RECORDED INFORMATION.
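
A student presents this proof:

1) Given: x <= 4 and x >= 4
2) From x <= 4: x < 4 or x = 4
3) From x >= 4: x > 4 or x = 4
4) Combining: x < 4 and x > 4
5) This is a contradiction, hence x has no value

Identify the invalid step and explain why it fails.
Step 4: Combining: x < 4 and x > 4

Step 4 incorrectly combines the conditions. From x <= 4 and x >= 4, the intersection is x = 4. The error treats the 'or' cases as 'and' requirements. The correct conclusion is that x = 4 is the unique solution, not that no solution exists.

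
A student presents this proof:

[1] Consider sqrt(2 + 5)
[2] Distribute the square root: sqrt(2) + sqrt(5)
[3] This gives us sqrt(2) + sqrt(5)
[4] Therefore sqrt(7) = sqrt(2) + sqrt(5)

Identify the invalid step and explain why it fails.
Step 2: Distribute the square root: sqrt(2) + sqrt(5)

Step 2 incorrectly 'distributes' the square root over addition. The square root function does not distribute: sqrt(a + b) ≠ sqrt(a) + sqrt(b). In fact, sqrt(2 + 5) = sqrt(7) ≈ 2.6458, while sqrt(2) + sqrt(5) ≈ 3.6503.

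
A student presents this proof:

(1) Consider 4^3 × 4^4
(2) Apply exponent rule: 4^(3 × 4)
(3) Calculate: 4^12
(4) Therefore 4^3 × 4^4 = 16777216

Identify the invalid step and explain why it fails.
Step 2: Apply exponent rule: 4^(3 × 4)

Step 2 incorrectly states that a^b × a^c = a^(b×c). The correct rule is a^b × a^c = a^(b+c). The actual value is 4^3 × 4^4 = 4^7 = 16384, not 4^12 = 16777216.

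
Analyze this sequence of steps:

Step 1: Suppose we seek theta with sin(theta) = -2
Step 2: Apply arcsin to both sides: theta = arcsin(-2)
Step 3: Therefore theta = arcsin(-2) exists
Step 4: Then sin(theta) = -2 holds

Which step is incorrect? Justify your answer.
Step 2: Apply arcsin to both sides: theta = arcsin(-2)

Step 2 applies arcsin to -2. However, arcsin(x) is only defined for x in [-1, 1] because sin(theta) can only produce values in that range. Since |-2| > 1, arcsin(-2) is undefined. There is no angle whose sine equals -2.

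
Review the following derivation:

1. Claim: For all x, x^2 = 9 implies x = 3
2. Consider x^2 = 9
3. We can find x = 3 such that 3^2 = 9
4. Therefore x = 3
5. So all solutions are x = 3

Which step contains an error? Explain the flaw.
Step 4: Therefore x = 3

Step 4 incorrectly concludes that x = 3 is the only solution. The proof shows that x = 3 is A solution (existence), but does not show it is the ONLY solution (uniqueness). In fact, x = -3 is also a solution since (-3)^2 = 9. Finding one solution doesn't prove there are no others.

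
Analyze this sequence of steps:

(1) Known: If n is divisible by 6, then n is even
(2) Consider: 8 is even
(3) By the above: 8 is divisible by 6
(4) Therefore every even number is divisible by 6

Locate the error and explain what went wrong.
Step 3: By the above: 8 is divisible by 6

Step 3 commits the fallacy of affirming the consequent. The known fact 'divisible by 6 → even' does NOT imply 'even → divisible by 6'. That would be the converse, which is false. For example, 8 is even but 8 ÷ 6 = 1.33, which is not an integer.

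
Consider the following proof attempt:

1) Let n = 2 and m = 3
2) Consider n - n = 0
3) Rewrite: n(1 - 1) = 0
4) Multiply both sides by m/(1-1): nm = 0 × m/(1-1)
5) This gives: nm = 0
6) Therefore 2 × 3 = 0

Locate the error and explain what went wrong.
Step 4: Multiply both sides by m/(1-1): nm = 0 × m/(1-1)

Step 4 multiplies both sides by m/(1-1). However, 1-1 = 0, so this is multiplication by m/0, which is undefined. We cannot multiply by an undefined expression.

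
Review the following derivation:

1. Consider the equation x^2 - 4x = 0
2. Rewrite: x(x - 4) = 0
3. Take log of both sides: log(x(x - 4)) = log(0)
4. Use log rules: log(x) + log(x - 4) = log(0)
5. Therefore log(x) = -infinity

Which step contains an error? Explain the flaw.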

WORK REQUEST. Write out, word for word, the lines from the one containing "1. Claim: For all x, x^2 = 9 implies x = 3" through the end of the records, with no other lines.

WRITTEN RESPONSE.
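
1. Claim: For all x, x^2 = 9 implies x = 3
2. Consider x^2 = 9
3. We can find x = 3 such that 3^2 = 9
4. Therefore x = 3
5. So all solutions are x = 3

Which step contains an error? Explain the flaw.
Step 4: Therefore x = 3

Step 4 incorrectly concludes that x = 3 is the only solution. The proof shows that x = 3 is A solution (existence), but does not show it is the ONLY solution (uniqueness). In fact, x = -3 is also a solution since (-3)^2 = 9. Finding one solution doesn't prove there are no others.

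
Analyze this sequence of steps:

(1) Known: If n is divisible by 6, then n is even
(2) Consider: 8 is even
(3) By the above: 8 is divisible by 6
(4) Therefore every even number is divisible by 6

Locate the error and explain what went wrong.
Step 3: By the above: 8 is divisible by 6

Step 3 commits the fallacy of affirming the consequent. The known fact 'divisible by 6 → even' does NOT imply 'even → divisible by 6'. That would be the converse, which is false. For example, 8 is even but 8 ÷ 6 = 1.33, which is not an integer.

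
Consider the following proof attempt:

1) Let n = 2 and m = 3
2) Consider n - n = 0
3) Rewrite: n(1 - 1) = 0
4) Multiply both sides by m/(1-1): nm = 0 × m/(1-1)
5) This gives: nm = 0
6) Therefore 2 × 3 = 0

Locate the error and explain what went wrong.
Step 4: Multiply both sides by m/(1-1): nm = 0 × m/(1-1)

Step 4 multiplies both sides by m/(1-1). However, 1-1 = 0, so this is multiplication by m/0, which is undefined. We cannot multiply by an undefined expression.

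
Review the following derivation:

1. Consider the equation x^2 - 4x = 0
2. Rewrite: x(x - 4) = 0
3. Take log of both sides: log(x(x - 4)) = log(0)
4. Use log rules: log(x) + log(x - 4) = log(0)
5. Therefore log(x) = -infinity

Which step contains an error? Explain the flaw.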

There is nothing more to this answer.